ABOUT THIS TASK: Each line below needs to be printed again exactly.

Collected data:
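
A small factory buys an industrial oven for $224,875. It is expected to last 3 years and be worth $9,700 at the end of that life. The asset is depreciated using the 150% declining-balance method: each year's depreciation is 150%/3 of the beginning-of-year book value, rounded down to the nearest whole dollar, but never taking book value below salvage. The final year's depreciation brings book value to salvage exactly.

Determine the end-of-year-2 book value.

$56,219

Depreciable base = $224,875 − $9,700 = $215,175.
Year 1: ⌊$224,875 × 150%/3⌋ = $112,437. Book value $112,438.
Year 2: ⌊$112,438 × 150%/3⌋ = $56,219. Book value $56,219.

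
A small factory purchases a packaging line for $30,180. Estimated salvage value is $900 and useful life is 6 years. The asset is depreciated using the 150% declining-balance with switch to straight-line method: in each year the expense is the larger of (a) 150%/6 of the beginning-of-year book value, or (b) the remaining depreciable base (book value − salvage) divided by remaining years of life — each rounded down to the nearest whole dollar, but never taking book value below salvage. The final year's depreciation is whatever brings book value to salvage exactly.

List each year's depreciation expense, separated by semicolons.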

WRITTEN SOLUTION:
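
A small factory buys an industrial oven for $224,875. It is expected to last 3 years and be worth $9,700 at the end of that life. The asset is depreciated using the 150% declining-balance method: each year's depreciation is 150%/3 of the beginning-of-year book value, rounded down to the nearest whole dollar, but never taking book value below salvage. The final year's depreciation brings book value to salvage exactly.

Determine the end-of-year-2 book value.

$56,219

Depreciable base = $224,875 − $9,700 = $215,175.
Year 1: ⌊$224,875 × 150%/3⌋ = $112,437. Book value $112,438.
Year 2: ⌊$112,438 × 150%/3⌋ = $56,219. Book value $56,219.

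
A small factory purchases a packaging line for $30,180. Estimated salvage value is $900 and useful life is 6 years. The asset is depreciated using the 150% declining-balance with switch to straight-line method: in each year the expense is the larger of (a) 150%/6 of the beginning-of-year book value, or (b) the remaining depreciable base (book value − salvage) divided by remaining years of life — each rounded down to the nearest whole dollar, but never taking book value below salvage. The final year's depreciation is whatever brings book value to salvage exactly.

List each year's depreciation expense, separated by semicolons.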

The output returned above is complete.